INSTRUCTIONS TO FOLLOW: In the records below, find the line containing "The conversion of"; copy exactly that line and all lines after it to the end, and nothing else.
····················
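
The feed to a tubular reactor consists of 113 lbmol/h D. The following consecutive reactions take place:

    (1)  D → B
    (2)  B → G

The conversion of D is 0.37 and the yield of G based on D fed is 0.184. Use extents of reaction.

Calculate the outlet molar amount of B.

21 lbmol/h

Conversion of D: D consumed = 1ξ₁ = 0.37 × 113 → ξ₁ = 41.81 lbmol/h.
Yield of G: 1ξ₂ / 113 = 0.184 → ξ₂ = 20.79 lbmol/h.
Outlet amounts (n = n₀ + Σ ν·ξ):
  D: 113 − 1(41.81) = 71.19
  B: 0 + 1(41.81) − 1(20.79) = 21.02
  G: 0 + 1(20.79) = 20.79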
····················
TASK SOLUTION:
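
The conversion of D is 0.37 and the yield of G based on D fed is 0.184. Use extents of reaction.

Calculate the outlet molar amount of B.

21 lbmol/h

Conversion of D: D consumed = 1ξ₁ = 0.37 × 113 → ξ₁ = 41.81 lbmol/h.
Yield of G: 1ξ₂ / 113 = 0.184 → ξ₂ = 20.79 lbmol/h.
Outlet amounts (n = n₀ + Σ ν·ξ):
  D: 113 − 1(41.81) = 71.19
  B: 0 + 1(41.81) − 1(20.79) = 21.02
  G: 0 + 1(20.79) = 20.79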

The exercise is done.